▶ _The task_:
Which lines in the records below include the word "subintervals"? Report each of them in full.

▶ _Provided material_:
□ □ □ □ □ □ □
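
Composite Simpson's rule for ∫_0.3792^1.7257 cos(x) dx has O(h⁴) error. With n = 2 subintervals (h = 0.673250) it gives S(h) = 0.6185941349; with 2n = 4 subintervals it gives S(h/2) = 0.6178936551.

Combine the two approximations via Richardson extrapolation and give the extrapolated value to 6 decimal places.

Leading term ∝ h^4; use weight 16 = 2^4.
Numerator 16*A(h/2) − A(h) = 16*0.6178936551 − 0.6185941349 = 9.2677043467
Extrapolated: 9.2677043467 / 15 = 0.6178469564
Shift from A(h/2): −0.0000466987.

0.617847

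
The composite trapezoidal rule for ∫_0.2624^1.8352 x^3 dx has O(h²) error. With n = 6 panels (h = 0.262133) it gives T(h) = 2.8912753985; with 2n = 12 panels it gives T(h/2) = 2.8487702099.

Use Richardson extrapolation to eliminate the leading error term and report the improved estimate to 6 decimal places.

2.834602

r = 2: numerator weight 4, denominator 3.
Numerator 4×A(h/2) − A(h) = 4×2.8487702099 − 2.8912753985 = 8.5038054411
Divide by 2^2 − 1 = 3.
(4×2.8487702099 − 2.8912753985)/(4 − 1) = 2.8346018137
Gap between inputs: 4.251e-02; correction applied: −0.0141683962.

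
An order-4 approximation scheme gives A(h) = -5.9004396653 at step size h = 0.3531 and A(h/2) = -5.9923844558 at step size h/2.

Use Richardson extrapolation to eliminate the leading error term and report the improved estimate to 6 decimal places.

The method has order 4: 2^4 = 16.
A(h/2) − A(h) = -5.9923844558 − (-5.9004396653) = -0.0919447905
Correction (A(h/2) − A(h))/(16 − 1) = (-0.0919447905)/15 = -0.0061296527
R = -5.9923844558 − 0.0061296527 = -5.9985141085
Correction |R − A(h/2)| = 6.130e-03; gap |A(h/2) − A(h)| = 9.194e-02.

-5.998514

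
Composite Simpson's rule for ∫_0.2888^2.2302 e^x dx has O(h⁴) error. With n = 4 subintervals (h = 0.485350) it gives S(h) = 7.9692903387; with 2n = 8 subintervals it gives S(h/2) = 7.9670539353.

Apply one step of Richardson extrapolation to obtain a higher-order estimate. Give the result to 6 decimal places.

With r = 4 the leading error scales as h^4, so the weight is 2^4 = 16.
16*7.9670539353 − 7.9692903387 = 119.5035726261
Divide by 2^4 − 1 = 15.
So the Richardson estimate is 7.9669048417.

7.966905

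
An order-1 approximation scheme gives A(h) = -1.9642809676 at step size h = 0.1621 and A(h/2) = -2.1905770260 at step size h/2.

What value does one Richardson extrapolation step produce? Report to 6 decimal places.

Leading term ∝ h^1; use weight 2 = 2^1.
Numerator 2×A(h/2) − A(h) = 2×(-2.1905770260) − (-1.9642809676) = -2.4168730844
Denominator 2 − 1 = 1.
Result: -2.4168730844
Gap between inputs: 2.263e-01; correction applied: −0.2262960584.

-2.416873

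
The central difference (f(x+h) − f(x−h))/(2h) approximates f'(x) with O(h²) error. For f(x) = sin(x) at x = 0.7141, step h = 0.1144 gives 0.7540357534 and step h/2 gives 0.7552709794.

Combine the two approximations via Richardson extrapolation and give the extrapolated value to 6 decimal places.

0.755683

The method has order 2: 2^2 = 4.
4*0.7552709794 − 0.7540357534 = 2.2670481642
R = 2.2670481642/3 = 0.7556827214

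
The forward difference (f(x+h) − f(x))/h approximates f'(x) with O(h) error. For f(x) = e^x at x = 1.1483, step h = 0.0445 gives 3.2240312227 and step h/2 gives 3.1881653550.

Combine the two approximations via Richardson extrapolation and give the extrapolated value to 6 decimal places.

The method has order 1: 2^1 = 2.
Numerator 2×A(h/2) − A(h) = 2×3.1881653550 − 3.2240312227 = 3.1522994873
3.1522994873 ÷ 1 = 3.1522994873
Shift from A(h/2): −0.0358658677.

3.152299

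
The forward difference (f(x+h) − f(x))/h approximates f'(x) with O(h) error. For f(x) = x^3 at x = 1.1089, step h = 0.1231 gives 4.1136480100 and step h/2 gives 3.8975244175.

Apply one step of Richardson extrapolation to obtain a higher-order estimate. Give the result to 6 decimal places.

r = 1, so 2^r = 2.
Difference of the inputs: 3.8975244175 − 4.1136480100 = -0.2161235925
Correction (A(h/2) − A(h))/(2 − 1) = (-0.2161235925)/1 = -0.2161235925
R = A(h/2) + (A(h/2) − A(h))/1 = 3.8975244175 − 0.2161235925 = 3.6814008250
Correction |R − A(h/2)| = 2.161e-01; gap |A(h/2) − A(h)| = 2.161e-01.

3.681401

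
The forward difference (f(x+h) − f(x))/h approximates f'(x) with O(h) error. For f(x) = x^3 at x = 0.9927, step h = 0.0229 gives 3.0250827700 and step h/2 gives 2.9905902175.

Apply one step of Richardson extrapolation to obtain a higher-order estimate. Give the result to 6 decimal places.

Error is O(h^1); halving h shrinks it by 2^1 = 2.
2*2.9905902175 − 3.0250827700 = 2.9560976650
(2*2.9905902175 − 3.0250827700)/(2 − 1) = 2.9560976650

2.956098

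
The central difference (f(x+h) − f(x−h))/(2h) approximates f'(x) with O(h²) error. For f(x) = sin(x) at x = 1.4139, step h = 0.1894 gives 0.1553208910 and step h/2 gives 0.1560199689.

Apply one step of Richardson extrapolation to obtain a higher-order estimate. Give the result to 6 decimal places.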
□ □ □ □ □ □ □
▶ _Exercise result_:
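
Composite Simpson's rule for ∫_0.3792^1.7257 cos(x) dx has O(h⁴) error. With n = 2 subintervals (h = 0.673250) it gives S(h) = 0.6185941349; with 2n = 4 subintervals it gives S(h/2) = 0.6178936551.
Composite Simpson's rule for ∫_0.2888^2.2302 e^x dx has O(h⁴) error. With n = 4 subintervals (h = 0.485350) it gives S(h) = 7.9692903387; with 2n = 8 subintervals it gives S(h/2) = 7.9670539353.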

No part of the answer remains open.